Dataset excerpts
--------------------------------
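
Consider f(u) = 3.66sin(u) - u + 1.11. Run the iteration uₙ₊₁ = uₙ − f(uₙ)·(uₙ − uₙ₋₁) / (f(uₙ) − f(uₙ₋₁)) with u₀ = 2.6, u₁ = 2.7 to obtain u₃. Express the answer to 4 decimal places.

f(2.6) = 0.396735, f(2.7) = -0.025790
u₂ = 2.700000 − (-0.025790)·(2.700000 − 2.600000) / (-0.025790 − 0.396735) = 2.700000 − (-0.002579)/(-0.422525) = 2.693896
f(2.693896) = 0.000481
u₃ = 2.693896 − 0.000481·(2.693896 − 2.700000) / (0.000481 − (-0.025790)) = 2.693896 − (-0.000003)/(0.026271) = 2.694008

2.6940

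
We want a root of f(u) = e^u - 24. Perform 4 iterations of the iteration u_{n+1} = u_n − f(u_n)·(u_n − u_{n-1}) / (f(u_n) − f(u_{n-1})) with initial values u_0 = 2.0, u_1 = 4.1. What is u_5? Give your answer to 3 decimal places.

f(2.0) = -16.61094, f(4.1) = 36.34029
u_2 = 4.10000 − 36.34029·(4.10000 − 2.00000) / (36.34029 − (-16.61094)) = 4.10000 − (76.31460)/(52.95123) = 2.65878
f(2.65878) = -9.72120
u_3 = 2.65878 − (-9.72120)·(2.65878 − 4.10000) / (-9.72120 − 36.34029) = 2.65878 − (14.01044)/(-46.06149) = 2.96294
f(2.96294) = -4.64514
u_4 = 2.96294 − (-4.64514)·(2.96294 − 2.65878) / (-4.64514 − (-9.72120)) = 2.96294 − (-1.41290)/(5.07607) = 3.24129
f(3.24129) = 1.56667
u_5 = 3.24129 − 1.56667·(3.24129 − 2.96294) / (1.56667 − (-4.64514)) = 3.24129 − (0.43608)/(6.21181) = 3.17109

3.171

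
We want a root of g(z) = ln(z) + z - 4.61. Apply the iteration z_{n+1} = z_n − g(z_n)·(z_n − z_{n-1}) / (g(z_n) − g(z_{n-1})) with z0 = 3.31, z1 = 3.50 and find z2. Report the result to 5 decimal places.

g(3.31) = -0.1030518, g(3.50) = 0.1427630
z2 = 3.5000000 − 0.1427630·(3.5000000 − 3.3100000) / (0.1427630 − (-0.1030518)) = 3.5000000 − (0.0271250)/(0.2458148) = 3.3896528

3.38965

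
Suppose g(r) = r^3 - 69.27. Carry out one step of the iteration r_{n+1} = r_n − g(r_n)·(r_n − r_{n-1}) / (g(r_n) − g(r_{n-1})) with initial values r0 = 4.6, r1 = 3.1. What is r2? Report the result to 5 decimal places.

3.97673

g(4.6) = 28.0660000, g(3.1) = -39.4790000
r2 = 3.1000000 − (-39.4790000)·(3.1000000 − 4.6000000) / (-39.4790000 − 28.0660000) = 3.1000000 − (59.2185000)/(-67.5450000) = 3.9767266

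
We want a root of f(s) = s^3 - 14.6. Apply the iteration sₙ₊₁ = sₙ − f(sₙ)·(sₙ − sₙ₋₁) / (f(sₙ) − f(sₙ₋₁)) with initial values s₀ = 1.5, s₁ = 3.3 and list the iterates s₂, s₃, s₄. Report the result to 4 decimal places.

2.1205, 2.3468, 2.4586

f(1.5) = -11.225000, f(3.3) = 21.337000
s₂ = 3.300000 − 21.337000·(3.300000 − 1.500000) / (21.337000 − (-11.225000)) = 3.300000 − (38.406600)/(32.562000) = 2.120509
f(2.120509) = -5.065013
s₃ = 2.120509 − (-5.065013)·(2.120509 − 3.300000) / (-5.065013 − 21.337000) = 2.120509 − (5.974140)/(-26.402013) = 2.346784
f(2.346784) = -1.675325
s₄ = 2.346784 − (-1.675325)·(2.346784 − 2.120509) / (-1.675325 − (-5.065013)) = 2.346784 − (-0.379086)/(3.389688) = 2.458619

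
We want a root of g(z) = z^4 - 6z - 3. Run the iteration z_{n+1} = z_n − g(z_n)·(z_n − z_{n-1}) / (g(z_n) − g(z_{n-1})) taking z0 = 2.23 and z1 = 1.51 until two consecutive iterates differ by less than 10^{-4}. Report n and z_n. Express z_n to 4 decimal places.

n = 7, z_n = 1.9601

g(2.23) = 8.349734, g(1.51) = -6.861144
z2 = 1.510000 − (-6.861144)·(-0.720000)/(-15.210878) = 1.834769;  |Δ| = 0.324769
g(1.834769) = -2.676116
z3 = 1.834769 − (-2.676116)·(0.324769)/(4.185028) = 2.042443;  |Δ| = 0.207674
g(2.042443) = 2.147358
z4 = 2.042443 − 2.147358·(0.207674)/(4.823474) = 1.949989;  |Δ| = 0.092454
g(1.949989) = -0.241262
z5 = 1.949989 − (-0.241262)·(-0.092454)/(-2.388619) = 1.959327;  |Δ| = 0.009338
g(1.959327) = -0.018331
z6 = 1.959327 − (-0.018331)·(0.009338)/(0.222930) = 1.960095;  |Δ| = 0.000768
g(1.960095) = 0.000178
z7 = 1.960095 − 0.000178·(0.000768)/(0.018510) = 1.960087;  |Δ| = 0.000007
|z7 − z6| = 0.000007 < 10^{-4}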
--------------------------------
Every record must appear in the answer exactly as it does above.

(Answer space):
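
Consider f(u) = 3.66sin(u) - u + 1.11. Run the iteration uₙ₊₁ = uₙ − f(uₙ)·(uₙ − uₙ₋₁) / (f(uₙ) − f(uₙ₋₁)) with u₀ = 2.6, u₁ = 2.7 to obtain u₃. Express the answer to 4 decimal places.

f(2.6) = 0.396735, f(2.7) = -0.025790
u₂ = 2.700000 − (-0.025790)·(2.700000 − 2.600000) / (-0.025790 − 0.396735) = 2.700000 − (-0.002579)/(-0.422525) = 2.693896
f(2.693896) = 0.000481
u₃ = 2.693896 − 0.000481·(2.693896 − 2.700000) / (0.000481 − (-0.025790)) = 2.693896 − (-0.000003)/(0.026271) = 2.694008

2.6940

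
We want a root of f(u) = e^u - 24. Perform 4 iterations of the iteration u_{n+1} = u_n − f(u_n)·(u_n − u_{n-1}) / (f(u_n) − f(u_{n-1})) with initial values u_0 = 2.0, u_1 = 4.1. What is u_5? Give your answer to 3 decimal places.

f(2.0) = -16.61094, f(4.1) = 36.34029
u_2 = 4.10000 − 36.34029·(4.10000 − 2.00000) / (36.34029 − (-16.61094)) = 4.10000 − (76.31460)/(52.95123) = 2.65878
f(2.65878) = -9.72120
u_3 = 2.65878 − (-9.72120)·(2.65878 − 4.10000) / (-9.72120 − 36.34029) = 2.65878 − (14.01044)/(-46.06149) = 2.96294
f(2.96294) = -4.64514
u_4 = 2.96294 − (-4.64514)·(2.96294 − 2.65878) / (-4.64514 − (-9.72120)) = 2.96294 − (-1.41290)/(5.07607) = 3.24129
f(3.24129) = 1.56667
u_5 = 3.24129 − 1.56667·(3.24129 − 2.96294) / (1.56667 − (-4.64514)) = 3.24129 − (0.43608)/(6.21181) = 3.17109

3.171

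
We want a root of g(z) = ln(z) + z - 4.61. Apply the iteration z_{n+1} = z_n − g(z_n)·(z_n − z_{n-1}) / (g(z_n) − g(z_{n-1})) with z0 = 3.31, z1 = 3.50 and find z2. Report the result to 5 decimal places.

g(3.31) = -0.1030518, g(3.50) = 0.1427630
z2 = 3.5000000 − 0.1427630·(3.5000000 − 3.3100000) / (0.1427630 − (-0.1030518)) = 3.5000000 − (0.0271250)/(0.2458148) = 3.3896528

3.38965

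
Suppose g(r) = r^3 - 69.27. Carry out one step of the iteration r_{n+1} = r_n − g(r_n)·(r_n − r_{n-1}) / (g(r_n) − g(r_{n-1})) with initial values r0 = 4.6, r1 = 3.1. What is r2? Report the result to 5 decimal places.

3.97673

g(4.6) = 28.0660000, g(3.1) = -39.4790000
r2 = 3.1000000 − (-39.4790000)·(3.1000000 − 4.6000000) / (-39.4790000 − 28.0660000) = 3.1000000 − (59.2185000)/(-67.5450000) = 3.9767266

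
We want a root of f(s) = s^3 - 14.6. Apply the iteration sₙ₊₁ = sₙ − f(sₙ)·(sₙ − sₙ₋₁) / (f(sₙ) − f(sₙ₋₁)) with initial values s₀ = 1.5, s₁ = 3.3 and list the iterates s₂, s₃, s₄. Report the result to 4 decimal places.

2.1205, 2.3468, 2.4586

f(1.5) = -11.225000, f(3.3) = 21.337000
s₂ = 3.300000 − 21.337000·(3.300000 − 1.500000) / (21.337000 − (-11.225000)) = 3.300000 − (38.406600)/(32.562000) = 2.120509
f(2.120509) = -5.065013
s₃ = 2.120509 − (-5.065013)·(2.120509 − 3.300000) / (-5.065013 − 21.337000) = 2.120509 − (5.974140)/(-26.402013) = 2.346784
f(2.346784) = -1.675325
s₄ = 2.346784 − (-1.675325)·(2.346784 − 2.120509) / (-1.675325 − (-5.065013)) = 2.346784 − (-0.379086)/(3.389688) = 2.458619

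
We want a root of g(z) = z^4 - 6z - 3. Run the iteration z_{n+1} = z_n − g(z_n)·(z_n − z_{n-1}) / (g(z_n) − g(z_{n-1})) taking z0 = 2.23 and z1 = 1.51 until two consecutive iterates differ by less than 10^{-4}. Report n and z_n. Express z_n to 4 decimal places.

n = 7, z_n = 1.9601

g(2.23) = 8.349734, g(1.51) = -6.861144
z2 = 1.510000 − (-6.861144)·(-0.720000)/(-15.210878) = 1.834769;  |Δ| = 0.324769
g(1.834769) = -2.676116
z3 = 1.834769 − (-2.676116)·(0.324769)/(4.185028) = 2.042443;  |Δ| = 0.207674
g(2.042443) = 2.147358
z4 = 2.042443 − 2.147358·(0.207674)/(4.823474) = 1.949989;  |Δ| = 0.092454
g(1.949989) = -0.241262
z5 = 1.949989 − (-0.241262)·(-0.092454)/(-2.388619) = 1.959327;  |Δ| = 0.009338
g(1.959327) = -0.018331
z6 = 1.959327 − (-0.018331)·(0.009338)/(0.222930) = 1.960095;  |Δ| = 0.000768
g(1.960095) = 0.000178
z7 = 1.960095 − 0.000178·(0.000768)/(0.018510) = 1.960087;  |Δ| = 0.000007
|z7 − z6| = 0.000007 < 10^{-4}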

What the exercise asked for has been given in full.